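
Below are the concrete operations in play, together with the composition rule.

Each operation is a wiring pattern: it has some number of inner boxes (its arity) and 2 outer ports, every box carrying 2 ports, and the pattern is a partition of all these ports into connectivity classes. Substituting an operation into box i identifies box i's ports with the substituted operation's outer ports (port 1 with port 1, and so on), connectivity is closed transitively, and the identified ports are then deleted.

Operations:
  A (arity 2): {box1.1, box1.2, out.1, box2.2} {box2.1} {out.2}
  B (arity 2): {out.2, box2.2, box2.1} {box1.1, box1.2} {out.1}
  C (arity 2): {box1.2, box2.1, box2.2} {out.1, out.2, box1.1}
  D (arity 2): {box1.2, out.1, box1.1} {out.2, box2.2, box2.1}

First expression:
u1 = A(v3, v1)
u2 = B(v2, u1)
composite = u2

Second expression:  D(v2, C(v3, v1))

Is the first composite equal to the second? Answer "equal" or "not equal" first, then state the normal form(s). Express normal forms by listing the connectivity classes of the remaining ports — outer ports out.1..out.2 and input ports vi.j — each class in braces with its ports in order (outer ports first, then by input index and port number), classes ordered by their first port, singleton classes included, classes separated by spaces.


The first expression, normalized: {out.1} {out.2, v1.2, v3.1, v3.2} {v1.1} {v2.1, v2.2}
The second expression, normalized: {out.1, v2.1, v2.2} {out.2, v3.1} {v1.1, v1.2, v3.2}
They disagree, so not equal.

not equal — first {out.1} {out.2, v1.2, v3.1, v3.2} {v1.1} {v2.1, v2.2}, second {out.1, v2.1, v2.2} {out.2, v3.1} {v1.1, v1.2, v3.2}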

Exercise details:
Each entry must be reproduced verbatim.

Answer area:
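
Below are the concrete operations in play, together with the composition rule.

Each operation is a wiring pattern: it has some number of inner boxes (its arity) and 2 outer ports, every box carrying 2 ports, and the pattern is a partition of all these ports into connectivity classes. Substituting an operation into box i identifies box i's ports with the substituted operation's outer ports (port 1 with port 1, and so on), connectivity is closed transitively, and the identified ports are then deleted.

Operations:
  A (arity 2): {box1.1, box1.2, out.1, box2.2} {box2.1} {out.2}
  B (arity 2): {out.2, box2.2, box2.1} {box1.1, box1.2} {out.1}
  C (arity 2): {box1.2, box2.1, box2.2} {out.1, out.2, box1.1}
  D (arity 2): {box1.2, out.1, box1.1} {out.2, box2.2, box2.1}

First expression:
u1 = A(v3, v1)
u2 = B(v2, u1)
composite = u2

Second expression:  D(v2, C(v3, v1))

Is the first composite equal to the second? Answer "equal" or "not equal" first, then state the normal form(s). Express normal forms by listing the connectivity classes of the remaining ports — outer ports out.1..out.2 and input ports vi.j — each class in braces with its ports in order (outer ports first, then by input index and port number), classes ordered by their first port, singleton classes included, classes separated by spaces.


The first expression, normalized: {out.1} {out.2, v1.2, v3.1, v3.2} {v1.1} {v2.1, v2.2}
The second expression, normalized: {out.1, v2.1, v2.2} {out.2, v3.1} {v1.1, v1.2, v3.2}
They disagree, so not equal.

not equal — first {out.1} {out.2, v1.2, v3.1, v3.2} {v1.1} {v2.1, v2.2}, second {out.1, v2.1, v2.2} {out.2, v3.1} {v1.1, v1.2, v3.2}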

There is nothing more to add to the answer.